### ACTIVITY
An exact reproduction of the lines from the one with "For the pairs" to the end of the data below is required. No other lines may be included.

::::::

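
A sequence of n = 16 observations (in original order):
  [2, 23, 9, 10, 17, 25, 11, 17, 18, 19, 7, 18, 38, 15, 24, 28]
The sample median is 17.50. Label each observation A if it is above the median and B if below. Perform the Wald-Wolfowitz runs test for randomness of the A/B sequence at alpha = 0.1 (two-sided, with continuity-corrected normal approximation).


Step 1: Compute median = 17.50; label A = above, B = below.
Labels in order: BABBBABBAABAABAA  (n_A = 8, n_B = 8)
Step 2: Count runs R = 10.
Step 3: Under H0 (random ordering), E[R] = 2*n_A*n_B/(n_A+n_B) + 1 = 2*8*8/16 + 1 = 9.0000.
        Var[R] = 2*n_A*n_B*(2*n_A*n_B - n_A - n_B) / ((n_A+n_B)^2 * (n_A+n_B-1)) = 14336/3840 = 3.7333.
        SD[R] = 1.9322.
Step 4: Continuity-corrected z = (R - 0.5 - E[R]) / SD[R] = (10 - 0.5 - 9.0000) / 1.9322 = 0.2588.
Step 5: Two-sided p-value via normal approximation = 2*(1 - Phi(|z|)) = 0.795809.
Step 6: alpha = 0.1. fail to reject H0.

R = 10, z = 0.2588, p = 0.795809, fail to reject H0.


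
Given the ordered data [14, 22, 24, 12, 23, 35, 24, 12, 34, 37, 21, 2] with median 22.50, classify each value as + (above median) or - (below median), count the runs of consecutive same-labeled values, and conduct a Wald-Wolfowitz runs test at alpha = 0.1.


Step 1: Compute median = 22.50; label A = above, B = below.
Labels in order: BBABAAABAABB  (n_A = 6, n_B = 6)
Step 2: Count runs R = 7.
Step 3: Under H0 (random ordering), E[R] = 2*n_A*n_B/(n_A+n_B) + 1 = 2*6*6/12 + 1 = 7.0000.
        Var[R] = 2*n_A*n_B*(2*n_A*n_B - n_A - n_B) / ((n_A+n_B)^2 * (n_A+n_B-1)) = 4320/1584 = 2.7273.
        SD[R] = 1.6514.
Step 4: R = E[R], so z = 0 with no continuity correction.
Step 5: Two-sided p-value via normal approximation = 2*(1 - Phi(|z|)) = 1.000000.
Step 6: alpha = 0.1. fail to reject H0.

R = 7, z = 0.0000, p = 1.000000, fail to reject H0.


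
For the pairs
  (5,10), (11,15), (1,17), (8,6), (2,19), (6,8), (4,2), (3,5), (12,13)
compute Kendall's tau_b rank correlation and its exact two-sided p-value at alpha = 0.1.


Step 1: Enumerate the 36 unordered pairs (i,j) with i<j and classify each by sign(x_j-x_i) * sign(y_j-y_i).
  (1,2):dx=+6,dy=+5->C; (1,3):dx=-4,dy=+7->D; (1,4):dx=+3,dy=-4->D; (1,5):dx=-3,dy=+9->D
  (1,6):dx=+1,dy=-2->D; (1,7):dx=-1,dy=-8->C; (1,8):dx=-2,dy=-5->C; (1,9):dx=+7,dy=+3->C
  (2,3):dx=-10,dy=+2->D; (2,4):dx=-3,dy=-9->C; (2,5):dx=-9,dy=+4->D; (2,6):dx=-5,dy=-7->C
  (2,7):dx=-7,dy=-13->C; (2,8):dx=-8,dy=-10->C; (2,9):dx=+1,dy=-2->D; (3,4):dx=+7,dy=-11->D
  (3,5):dx=+1,dy=+2->C; (3,6):dx=+5,dy=-9->D; (3,7):dx=+3,dy=-15->D; (3,8):dx=+2,dy=-12->D
  (3,9):dx=+11,dy=-4->D; (4,5):dx=-6,dy=+13->D; (4,6):dx=-2,dy=+2->D; (4,7):dx=-4,dy=-4->C
  (4,8):dx=-5,dy=-1->C; (4,9):dx=+4,dy=+7->C; (5,6):dx=+4,dy=-11->D; (5,7):dx=+2,dy=-17->D
  (5,8):dx=+1,dy=-14->D; (5,9):dx=+10,dy=-6->D; (6,7):dx=-2,dy=-6->C; (6,8):dx=-3,dy=-3->C
  (6,9):dx=+6,dy=+5->C; (7,8):dx=-1,dy=+3->D; (7,9):dx=+8,dy=+11->C; (8,9):dx=+9,dy=+8->C
Step 2: C = 17, D = 19, total pairs = 36.
Step 3: tau = (C - D)/(n(n-1)/2) = (17 - 19)/36 = -0.055556.
Step 4: Exact two-sided p-value (enumerate n! = 362880 permutations of y under H0): p = 0.919455.
Step 5: alpha = 0.1. fail to reject H0.

tau_b = -0.0556 (C=17, D=19), p = 0.919455, fail to reject H0.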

::::::

### TASK SOLUTION
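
For the pairs
  (5,10), (11,15), (1,17), (8,6), (2,19), (6,8), (4,2), (3,5), (12,13)
compute Kendall's tau_b rank correlation and its exact two-sided p-value at alpha = 0.1.


Step 1: Enumerate the 36 unordered pairs (i,j) with i<j and classify each by sign(x_j-x_i) * sign(y_j-y_i).
  (1,2):dx=+6,dy=+5->C; (1,3):dx=-4,dy=+7->D; (1,4):dx=+3,dy=-4->D; (1,5):dx=-3,dy=+9->D
  (1,6):dx=+1,dy=-2->D; (1,7):dx=-1,dy=-8->C; (1,8):dx=-2,dy=-5->C; (1,9):dx=+7,dy=+3->C
  (2,3):dx=-10,dy=+2->D; (2,4):dx=-3,dy=-9->C; (2,5):dx=-9,dy=+4->D; (2,6):dx=-5,dy=-7->C
  (2,7):dx=-7,dy=-13->C; (2,8):dx=-8,dy=-10->C; (2,9):dx=+1,dy=-2->D; (3,4):dx=+7,dy=-11->D
  (3,5):dx=+1,dy=+2->C; (3,6):dx=+5,dy=-9->D; (3,7):dx=+3,dy=-15->D; (3,8):dx=+2,dy=-12->D
  (3,9):dx=+11,dy=-4->D; (4,5):dx=-6,dy=+13->D; (4,6):dx=-2,dy=+2->D; (4,7):dx=-4,dy=-4->C
  (4,8):dx=-5,dy=-1->C; (4,9):dx=+4,dy=+7->C; (5,6):dx=+4,dy=-11->D; (5,7):dx=+2,dy=-17->D
  (5,8):dx=+1,dy=-14->D; (5,9):dx=+10,dy=-6->D; (6,7):dx=-2,dy=-6->C; (6,8):dx=-3,dy=-3->C
  (6,9):dx=+6,dy=+5->C; (7,8):dx=-1,dy=+3->D; (7,9):dx=+8,dy=+11->C; (8,9):dx=+9,dy=+8->C
Step 2: C = 17, D = 19, total pairs = 36.
Step 3: tau = (C - D)/(n(n-1)/2) = (17 - 19)/36 = -0.055556.
Step 4: Exact two-sided p-value (enumerate n! = 362880 permutations of y under H0): p = 0.919455.
Step 5: alpha = 0.1. fail to reject H0.

tau_b = -0.0556 (C=17, D=19), p = 0.919455, fail to reject H0.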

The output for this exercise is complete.